(WHAT THE TASK ASKS):
Check every line of the entries for "ratio", and copy the lines that hold it.
PROVIDED INFORMATION Start Marker
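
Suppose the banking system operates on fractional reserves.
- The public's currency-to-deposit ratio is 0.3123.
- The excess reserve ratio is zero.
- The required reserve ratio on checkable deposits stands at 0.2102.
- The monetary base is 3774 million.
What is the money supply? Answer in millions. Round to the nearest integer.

The money multiplier is m = (1 + c) / (rr + c) = (1 + 0.3123) / (0.2102 + 0.3123) ≈ 2.51158.
So M = m × MB = 2.51158 × 3774 ≈ 9478.7029 million.

9479 million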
PROVIDED INFORMATION End Marker
(WRITTEN ANSWER):
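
- The public's currency-to-deposit ratio is 0.3123.
- The excess reserve ratio is zero.
- The required reserve ratio on checkable deposits stands at 0.2102.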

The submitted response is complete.